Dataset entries
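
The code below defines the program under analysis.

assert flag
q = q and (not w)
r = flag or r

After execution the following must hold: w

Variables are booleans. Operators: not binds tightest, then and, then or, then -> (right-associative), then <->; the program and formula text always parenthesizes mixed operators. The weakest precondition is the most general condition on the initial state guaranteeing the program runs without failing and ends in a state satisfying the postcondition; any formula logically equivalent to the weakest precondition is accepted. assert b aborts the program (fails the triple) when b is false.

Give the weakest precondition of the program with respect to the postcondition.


Working backward. After the program, w must hold.
Before r := flag or r: w
Before q := q and (not w): w
Before assert flag: flag and w
Answer: WP = flag and w


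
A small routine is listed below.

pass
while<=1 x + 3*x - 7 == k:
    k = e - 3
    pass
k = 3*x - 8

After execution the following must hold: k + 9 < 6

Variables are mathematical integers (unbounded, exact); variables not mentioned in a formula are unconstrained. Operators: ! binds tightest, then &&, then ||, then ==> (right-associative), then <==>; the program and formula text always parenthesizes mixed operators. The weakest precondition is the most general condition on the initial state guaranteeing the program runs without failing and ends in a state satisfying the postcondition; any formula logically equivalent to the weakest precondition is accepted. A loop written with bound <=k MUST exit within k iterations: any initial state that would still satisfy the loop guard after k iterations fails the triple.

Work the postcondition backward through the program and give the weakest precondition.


Working backward. After the program, the postcondition k + 9 < 6 must hold; in canonical form it is k < -3.
Before k := 3*x - 8: 3*x < 5
Before the loop (bound <=1), unroll the exhaustion recursion (WP_0 = exit-now case; WP_j = one more guarded iteration, up to j = 1):
  WP_0: (!(4*x == k + 7)) && 3*x < 5
  WP_1: (4*x == k + 7 ==> ((!(4*x == e + 4)) && 3*x < 5)) && ((!(4*x == k + 7)) ==> 3*x < 5)
So before the loop: (4*x == k + 7 ==> ((!(4*x == e + 4)) && 3*x < 5)) && ((!(4*x == k + 7)) ==> 3*x < 5)
Before skip: (4*x == k + 7 ==> ((!(4*x == e + 4)) && 3*x < 5)) && ((!(4*x == k + 7)) ==> 3*x < 5)
Answer: WP = (4*x == k + 7 ==> ((!(4*x == e + 4)) && 3*x < 5)) && ((!(4*x == k + 7)) ==> 3*x < 5)


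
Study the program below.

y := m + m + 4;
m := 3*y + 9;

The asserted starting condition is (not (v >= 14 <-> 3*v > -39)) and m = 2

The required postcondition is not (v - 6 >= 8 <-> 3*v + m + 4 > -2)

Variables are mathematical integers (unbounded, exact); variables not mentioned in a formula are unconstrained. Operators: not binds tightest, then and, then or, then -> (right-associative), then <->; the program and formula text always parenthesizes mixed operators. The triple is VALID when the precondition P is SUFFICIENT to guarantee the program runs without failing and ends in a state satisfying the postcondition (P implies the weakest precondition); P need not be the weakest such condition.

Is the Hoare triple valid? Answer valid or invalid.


Working backward. After the program, the postcondition not (v - 6 >= 8 <-> 3*v + m + 4 > -2) must hold; in canonical form it is not (v >= 14 <-> m + 3*v > -6).
Before m := 3*y + 9: not (v >= 14 <-> 3*v + 3*y > -15)
Before y := m + m + 4: not (v >= 14 <-> 6*m + 3*v > -27)
The weakest precondition is not (v >= 14 <-> 6*m + 3*v > -27).
Check whether (not (v >= 14 <-> 3*v > -39)) and m = 2 implies it.
Every state satisfying the precondition satisfies the weakest precondition: the implication holds.
Answer: valid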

What the task asks:
In exact wording, restate the lines of the data above from the first through the one holding "Variables are booleans.", and stop after that line.

Written solution:
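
The code below defines the program under analysis.

assert flag
q = q and (not w)
r = flag or r

After execution the following must hold: w

Variables are booleans. Operators: not binds tightest, then and, then or, then -> (right-associative), then <->; the program and formula text always parenthesizes mixed operators. The weakest precondition is the most general condition on the initial state guaranteeing the program runs without failing and ends in a state satisfying the postcondition; any formula logically equivalent to the weakest precondition is accepted. assert b aborts the program (fails the triple) when b is false.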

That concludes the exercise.